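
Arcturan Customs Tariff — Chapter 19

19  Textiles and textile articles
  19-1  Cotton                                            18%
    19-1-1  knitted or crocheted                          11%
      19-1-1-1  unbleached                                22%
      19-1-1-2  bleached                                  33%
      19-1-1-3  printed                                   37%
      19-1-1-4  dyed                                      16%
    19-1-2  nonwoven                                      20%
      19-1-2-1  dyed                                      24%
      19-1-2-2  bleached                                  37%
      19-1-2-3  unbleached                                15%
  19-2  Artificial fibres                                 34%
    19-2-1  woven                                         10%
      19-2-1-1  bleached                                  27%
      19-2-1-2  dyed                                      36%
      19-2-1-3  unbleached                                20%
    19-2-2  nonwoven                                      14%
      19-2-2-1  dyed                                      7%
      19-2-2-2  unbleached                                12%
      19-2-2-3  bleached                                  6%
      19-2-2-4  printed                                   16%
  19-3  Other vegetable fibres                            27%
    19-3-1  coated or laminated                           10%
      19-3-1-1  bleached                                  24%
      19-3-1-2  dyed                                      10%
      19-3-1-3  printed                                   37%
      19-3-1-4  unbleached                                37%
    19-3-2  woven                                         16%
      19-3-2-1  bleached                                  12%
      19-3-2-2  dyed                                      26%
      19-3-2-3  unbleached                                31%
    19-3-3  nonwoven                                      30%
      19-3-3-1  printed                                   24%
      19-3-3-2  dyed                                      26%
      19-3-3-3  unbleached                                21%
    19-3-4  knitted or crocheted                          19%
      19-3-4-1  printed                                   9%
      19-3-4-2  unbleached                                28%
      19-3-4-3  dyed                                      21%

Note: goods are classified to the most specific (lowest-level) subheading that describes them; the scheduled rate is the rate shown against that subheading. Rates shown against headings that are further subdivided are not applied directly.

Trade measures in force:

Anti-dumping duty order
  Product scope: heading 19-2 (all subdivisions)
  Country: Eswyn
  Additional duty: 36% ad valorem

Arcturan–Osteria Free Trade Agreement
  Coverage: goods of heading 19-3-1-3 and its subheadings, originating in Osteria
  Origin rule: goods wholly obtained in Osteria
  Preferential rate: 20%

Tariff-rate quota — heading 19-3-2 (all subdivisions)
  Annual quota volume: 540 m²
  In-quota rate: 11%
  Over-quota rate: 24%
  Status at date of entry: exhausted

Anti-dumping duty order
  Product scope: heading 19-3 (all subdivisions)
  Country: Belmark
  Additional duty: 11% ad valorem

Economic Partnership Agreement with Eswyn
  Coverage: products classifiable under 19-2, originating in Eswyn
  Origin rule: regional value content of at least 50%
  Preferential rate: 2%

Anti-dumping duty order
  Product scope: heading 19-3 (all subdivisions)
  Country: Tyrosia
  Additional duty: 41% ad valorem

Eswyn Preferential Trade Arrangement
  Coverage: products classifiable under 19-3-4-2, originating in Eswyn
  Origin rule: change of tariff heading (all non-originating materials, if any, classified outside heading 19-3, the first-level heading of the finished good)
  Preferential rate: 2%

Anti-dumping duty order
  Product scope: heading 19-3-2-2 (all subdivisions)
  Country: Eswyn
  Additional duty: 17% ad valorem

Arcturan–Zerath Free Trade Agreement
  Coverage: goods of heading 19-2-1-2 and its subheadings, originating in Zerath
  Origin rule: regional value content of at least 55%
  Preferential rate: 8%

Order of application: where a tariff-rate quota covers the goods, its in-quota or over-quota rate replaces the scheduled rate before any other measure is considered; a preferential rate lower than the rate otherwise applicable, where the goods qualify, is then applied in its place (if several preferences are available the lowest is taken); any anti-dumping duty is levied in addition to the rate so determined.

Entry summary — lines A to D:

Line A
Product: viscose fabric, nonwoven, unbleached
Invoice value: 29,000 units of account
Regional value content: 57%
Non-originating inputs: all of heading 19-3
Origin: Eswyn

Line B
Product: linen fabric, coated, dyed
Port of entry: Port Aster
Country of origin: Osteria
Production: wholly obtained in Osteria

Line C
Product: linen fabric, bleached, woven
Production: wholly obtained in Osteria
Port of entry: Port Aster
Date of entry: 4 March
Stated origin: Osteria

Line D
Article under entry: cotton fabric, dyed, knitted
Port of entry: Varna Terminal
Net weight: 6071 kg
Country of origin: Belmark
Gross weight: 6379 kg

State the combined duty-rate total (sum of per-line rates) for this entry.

Line A: viscose → 19-2; nonwoven → 19-2-2; unbleached → 19-2-2-2. Scheduled 12%. Eswyn agreement on 19-2: RVC ≥ 50% → 2% available; Eswyn agreement on 19-3-4-2: 19-2-2-2 not covered; preferential 2%; anti-dumping (Eswyn, 19-2): +36%; total 2% + 36% = 38%. → 38%.
Line B: linen → 19-3; coated → 19-3-1; dyed → 19-3-1-2. Scheduled 10%. Osteria agreement on 19-3-1-3: 19-3-1-2 not covered. → 10%.
Line C: linen → 19-3; woven → 19-3-2; bleached → 19-3-2-1. Scheduled 12%. quota on 19-3-2 exhausted → over-quota 24%; Osteria agreement on 19-3-1-3: 19-3-2-1 not covered. → 24%.
Line D: cotton → 19-1; knitted → 19-1-1; dyed → 19-1-1-4. Scheduled 16%. No special measure applies. → 16%.
Sum: 38% + 10% + 24% + 16% = 88%.

88%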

▶ **THE TASK**: Exact copies of all the records are required.

▶ **SOLUTION FOR THIS PROBLEM**:
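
Arcturan Customs Tariff — Chapter 19

19  Textiles and textile articles
  19-1  Cotton                                            18%
    19-1-1  knitted or crocheted                          11%
      19-1-1-1  unbleached                                22%
      19-1-1-2  bleached                                  33%
      19-1-1-3  printed                                   37%
      19-1-1-4  dyed                                      16%
    19-1-2  nonwoven                                      20%
      19-1-2-1  dyed                                      24%
      19-1-2-2  bleached                                  37%
      19-1-2-3  unbleached                                15%
  19-2  Artificial fibres                                 34%
    19-2-1  woven                                         10%
      19-2-1-1  bleached                                  27%
      19-2-1-2  dyed                                      36%
      19-2-1-3  unbleached                                20%
    19-2-2  nonwoven                                      14%
      19-2-2-1  dyed                                      7%
      19-2-2-2  unbleached                                12%
      19-2-2-3  bleached                                  6%
      19-2-2-4  printed                                   16%
  19-3  Other vegetable fibres                            27%
    19-3-1  coated or laminated                           10%
      19-3-1-1  bleached                                  24%
      19-3-1-2  dyed                                      10%
      19-3-1-3  printed                                   37%
      19-3-1-4  unbleached                                37%
    19-3-2  woven                                         16%
      19-3-2-1  bleached                                  12%
      19-3-2-2  dyed                                      26%
      19-3-2-3  unbleached                                31%
    19-3-3  nonwoven                                      30%
      19-3-3-1  printed                                   24%
      19-3-3-2  dyed                                      26%
      19-3-3-3  unbleached                                21%
    19-3-4  knitted or crocheted                          19%
      19-3-4-1  printed                                   9%
      19-3-4-2  unbleached                                28%
      19-3-4-3  dyed                                      21%

Note: goods are classified to the most specific (lowest-level) subheading that describes them; the scheduled rate is the rate shown against that subheading. Rates shown against headings that are further subdivided are not applied directly.

Trade measures in force:

Anti-dumping duty order
  Product scope: heading 19-2 (all subdivisions)
  Country: Eswyn
  Additional duty: 36% ad valorem

Arcturan–Osteria Free Trade Agreement
  Coverage: goods of heading 19-3-1-3 and its subheadings, originating in Osteria
  Origin rule: goods wholly obtained in Osteria
  Preferential rate: 20%

Tariff-rate quota — heading 19-3-2 (all subdivisions)
  Annual quota volume: 540 m²
  In-quota rate: 11%
  Over-quota rate: 24%
  Status at date of entry: exhausted

Anti-dumping duty order
  Product scope: heading 19-3 (all subdivisions)
  Country: Belmark
  Additional duty: 11% ad valorem

Economic Partnership Agreement with Eswyn
  Coverage: products classifiable under 19-2, originating in Eswyn
  Origin rule: regional value content of at least 50%
  Preferential rate: 2%

Anti-dumping duty order
  Product scope: heading 19-3 (all subdivisions)
  Country: Tyrosia
  Additional duty: 41% ad valorem

Eswyn Preferential Trade Arrangement
  Coverage: products classifiable under 19-3-4-2, originating in Eswyn
  Origin rule: change of tariff heading (all non-originating materials, if any, classified outside heading 19-3, the first-level heading of the finished good)
  Preferential rate: 2%

Anti-dumping duty order
  Product scope: heading 19-3-2-2 (all subdivisions)
  Country: Eswyn
  Additional duty: 17% ad valorem

Arcturan–Zerath Free Trade Agreement
  Coverage: goods of heading 19-2-1-2 and its subheadings, originating in Zerath
  Origin rule: regional value content of at least 55%
  Preferential rate: 8%

Order of application: where a tariff-rate quota covers the goods, its in-quota or over-quota rate replaces the scheduled rate before any other measure is considered; a preferential rate lower than the rate otherwise applicable, where the goods qualify, is then applied in its place (if several preferences are available the lowest is taken); any anti-dumping duty is levied in addition to the rate so determined.

Entry summary — lines A to D:

Line A
Product: viscose fabric, nonwoven, unbleached
Invoice value: 29,000 units of account
Regional value content: 57%
Non-originating inputs: all of heading 19-3
Origin: Eswyn

Line B
Product: linen fabric, coated, dyed
Port of entry: Port Aster
Country of origin: Osteria
Production: wholly obtained in Osteria

Line C
Product: linen fabric, bleached, woven
Production: wholly obtained in Osteria
Port of entry: Port Aster
Date of entry: 4 March
Stated origin: Osteria

Line D
Article under entry: cotton fabric, dyed, knitted
Port of entry: Varna Terminal
Net weight: 6071 kg
Country of origin: Belmark
Gross weight: 6379 kg

State the combined duty-rate total (sum of per-line rates) for this entry.

Line A: viscose → 19-2; nonwoven → 19-2-2; unbleached → 19-2-2-2. Scheduled 12%. Eswyn agreement on 19-2: RVC ≥ 50% → 2% available; Eswyn agreement on 19-3-4-2: 19-2-2-2 not covered; preferential 2%; anti-dumping (Eswyn, 19-2): +36%; total 2% + 36% = 38%. → 38%.
Line B: linen → 19-3; coated → 19-3-1; dyed → 19-3-1-2. Scheduled 10%. Osteria agreement on 19-3-1-3: 19-3-1-2 not covered. → 10%.
Line C: linen → 19-3; woven → 19-3-2; bleached → 19-3-2-1. Scheduled 12%. quota on 19-3-2 exhausted → over-quota 24%; Osteria agreement on 19-3-1-3: 19-3-2-1 not covered. → 24%.
Line D: cotton → 19-1; knitted → 19-1-1; dyed → 19-1-1-4. Scheduled 16%. No special measure applies. → 16%.
Sum: 38% + 10% + 24% + 16% = 88%.

88%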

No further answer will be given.